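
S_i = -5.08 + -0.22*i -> [-5.08, -5.3, -5.52, -5.74, -5.96]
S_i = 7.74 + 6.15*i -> [7.74, 13.89, 20.04, 26.19, 32.34]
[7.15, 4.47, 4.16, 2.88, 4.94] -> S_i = Random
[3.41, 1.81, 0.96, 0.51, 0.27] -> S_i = 3.41*0.53^i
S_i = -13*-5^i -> [-13, 65, -325, 1625, -8125]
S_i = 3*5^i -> [3, 15, 75, 375, 1875]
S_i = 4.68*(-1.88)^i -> [4.68, -8.8, 16.54, -31.1, 58.46]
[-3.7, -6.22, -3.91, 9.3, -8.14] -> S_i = Random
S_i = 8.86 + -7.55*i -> [8.86, 1.31, -6.24, -13.79, -21.34]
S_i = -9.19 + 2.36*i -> [-9.19, -6.83, -4.47, -2.11, 0.25]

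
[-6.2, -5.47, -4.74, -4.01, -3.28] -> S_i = -6.20 + 0.73*i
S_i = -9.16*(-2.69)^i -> [-9.16, 24.64, -66.28, 178.3, -479.63]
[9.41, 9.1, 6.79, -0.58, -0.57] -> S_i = Random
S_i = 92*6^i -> [92, 552, 3312, 19872, 119232]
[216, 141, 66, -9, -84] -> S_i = 216 + -75*i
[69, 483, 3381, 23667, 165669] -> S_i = 69*7^i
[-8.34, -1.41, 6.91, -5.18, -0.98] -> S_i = Random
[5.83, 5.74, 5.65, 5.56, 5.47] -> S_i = 5.83 + -0.09*i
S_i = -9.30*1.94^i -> [-9.3, -18.04, -35.0, -67.9, -131.73]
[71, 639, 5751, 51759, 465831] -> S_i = 71*9^i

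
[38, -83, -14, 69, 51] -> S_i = Random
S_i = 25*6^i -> [25, 150, 900, 5400, 32400]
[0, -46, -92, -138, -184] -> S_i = 0 + -46*i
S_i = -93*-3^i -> [-93, 279, -837, 2511, -7533]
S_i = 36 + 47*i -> [36, 83, 130, 177, 224]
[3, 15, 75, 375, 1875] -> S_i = 3*5^i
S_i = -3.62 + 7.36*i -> [-3.62, 3.74, 11.1, 18.46, 25.82]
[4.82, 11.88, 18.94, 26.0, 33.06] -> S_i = 4.82 + 7.06*i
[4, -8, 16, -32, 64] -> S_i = 4*-2^i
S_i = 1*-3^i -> [1, -3, 9, -27, 81]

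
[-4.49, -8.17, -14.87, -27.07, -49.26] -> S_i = -4.49*1.82^i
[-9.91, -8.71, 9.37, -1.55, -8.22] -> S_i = Random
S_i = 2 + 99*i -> [2, 101, 200, 299, 398]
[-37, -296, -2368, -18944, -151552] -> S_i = -37*8^i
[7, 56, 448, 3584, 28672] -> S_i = 7*8^i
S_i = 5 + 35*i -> [5, 40, 75, 110, 145]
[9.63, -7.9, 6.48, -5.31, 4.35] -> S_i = 9.63*(-0.82)^i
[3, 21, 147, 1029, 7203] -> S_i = 3*7^i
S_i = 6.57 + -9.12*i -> [6.57, -2.55, -11.67, -20.79, -29.91]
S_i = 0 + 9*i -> [0, 9, 18, 27, 36]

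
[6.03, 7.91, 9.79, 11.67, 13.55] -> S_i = 6.03 + 1.88*i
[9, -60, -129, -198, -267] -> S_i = 9 + -69*i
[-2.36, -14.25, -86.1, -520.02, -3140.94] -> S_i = -2.36*6.04^i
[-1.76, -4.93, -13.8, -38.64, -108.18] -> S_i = -1.76*2.80^i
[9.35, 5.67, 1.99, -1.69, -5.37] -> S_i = 9.35 + -3.68*i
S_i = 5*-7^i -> [5, -35, 245, -1715, 12005]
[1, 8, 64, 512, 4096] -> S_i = 1*8^i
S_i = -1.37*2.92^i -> [-1.37, -4.0, -11.68, -34.11, -99.6]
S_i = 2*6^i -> [2, 12, 72, 432, 2592]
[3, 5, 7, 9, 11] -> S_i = 3 + 2*i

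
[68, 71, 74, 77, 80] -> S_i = 68 + 3*i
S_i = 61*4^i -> [61, 244, 976, 3904, 15616]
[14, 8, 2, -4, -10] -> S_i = 14 + -6*i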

--------------------

• [Goal of the exercise]: Copy the data above in full, character for character.

• [Exercise output]:
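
S_i = -5.08 + -0.22*i -> [-5.08, -5.3, -5.52, -5.74, -5.96]
S_i = 7.74 + 6.15*i -> [7.74, 13.89, 20.04, 26.19, 32.34]
[7.15, 4.47, 4.16, 2.88, 4.94] -> S_i = Random
[3.41, 1.81, 0.96, 0.51, 0.27] -> S_i = 3.41*0.53^i
S_i = -13*-5^i -> [-13, 65, -325, 1625, -8125]
S_i = 3*5^i -> [3, 15, 75, 375, 1875]
S_i = 4.68*(-1.88)^i -> [4.68, -8.8, 16.54, -31.1, 58.46]
[-3.7, -6.22, -3.91, 9.3, -8.14] -> S_i = Random
S_i = 8.86 + -7.55*i -> [8.86, 1.31, -6.24, -13.79, -21.34]
S_i = -9.19 + 2.36*i -> [-9.19, -6.83, -4.47, -2.11, 0.25]

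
[-6.2, -5.47, -4.74, -4.01, -3.28] -> S_i = -6.20 + 0.73*i
S_i = -9.16*(-2.69)^i -> [-9.16, 24.64, -66.28, 178.3, -479.63]
[9.41, 9.1, 6.79, -0.58, -0.57] -> S_i = Random
S_i = 92*6^i -> [92, 552, 3312, 19872, 119232]
[216, 141, 66, -9, -84] -> S_i = 216 + -75*i
[69, 483, 3381, 23667, 165669] -> S_i = 69*7^i
[-8.34, -1.41, 6.91, -5.18, -0.98] -> S_i = Random
[5.83, 5.74, 5.65, 5.56, 5.47] -> S_i = 5.83 + -0.09*i
S_i = -9.30*1.94^i -> [-9.3, -18.04, -35.0, -67.9, -131.73]
[71, 639, 5751, 51759, 465831] -> S_i = 71*9^i

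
[38, -83, -14, 69, 51] -> S_i = Random
S_i = 25*6^i -> [25, 150, 900, 5400, 32400]
[0, -46, -92, -138, -184] -> S_i = 0 + -46*i
S_i = -93*-3^i -> [-93, 279, -837, 2511, -7533]
S_i = 36 + 47*i -> [36, 83, 130, 177, 224]
[3, 15, 75, 375, 1875] -> S_i = 3*5^i
S_i = -3.62 + 7.36*i -> [-3.62, 3.74, 11.1, 18.46, 25.82]
[4.82, 11.88, 18.94, 26.0, 33.06] -> S_i = 4.82 + 7.06*i
[4, -8, 16, -32, 64] -> S_i = 4*-2^i
S_i = 1*-3^i -> [1, -3, 9, -27, 81]

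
[-4.49, -8.17, -14.87, -27.07, -49.26] -> S_i = -4.49*1.82^i
[-9.91, -8.71, 9.37, -1.55, -8.22] -> S_i = Random
S_i = 2 + 99*i -> [2, 101, 200, 299, 398]
[-37, -296, -2368, -18944, -151552] -> S_i = -37*8^i
[7, 56, 448, 3584, 28672] -> S_i = 7*8^i
S_i = 5 + 35*i -> [5, 40, 75, 110, 145]
[9.63, -7.9, 6.48, -5.31, 4.35] -> S_i = 9.63*(-0.82)^i
[3, 21, 147, 1029, 7203] -> S_i = 3*7^i
S_i = 6.57 + -9.12*i -> [6.57, -2.55, -11.67, -20.79, -29.91]
S_i = 0 + 9*i -> [0, 9, 18, 27, 36]

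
[6.03, 7.91, 9.79, 11.67, 13.55] -> S_i = 6.03 + 1.88*i
[9, -60, -129, -198, -267] -> S_i = 9 + -69*i
[-2.36, -14.25, -86.1, -520.02, -3140.94] -> S_i = -2.36*6.04^i
[-1.76, -4.93, -13.8, -38.64, -108.18] -> S_i = -1.76*2.80^i
[9.35, 5.67, 1.99, -1.69, -5.37] -> S_i = 9.35 + -3.68*i
S_i = 5*-7^i -> [5, -35, 245, -1715, 12005]
[1, 8, 64, 512, 4096] -> S_i = 1*8^i
S_i = -1.37*2.92^i -> [-1.37, -4.0, -11.68, -34.11, -99.6]
S_i = 2*6^i -> [2, 12, 72, 432, 2592]
[3, 5, 7, 9, 11] -> S_i = 3 + 2*i

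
[68, 71, 74, 77, 80] -> S_i = 68 + 3*i
S_i = 61*4^i -> [61, 244, 976, 3904, 15616]
[14, 8, 2, -4, -10] -> S_i = 14 + -6*i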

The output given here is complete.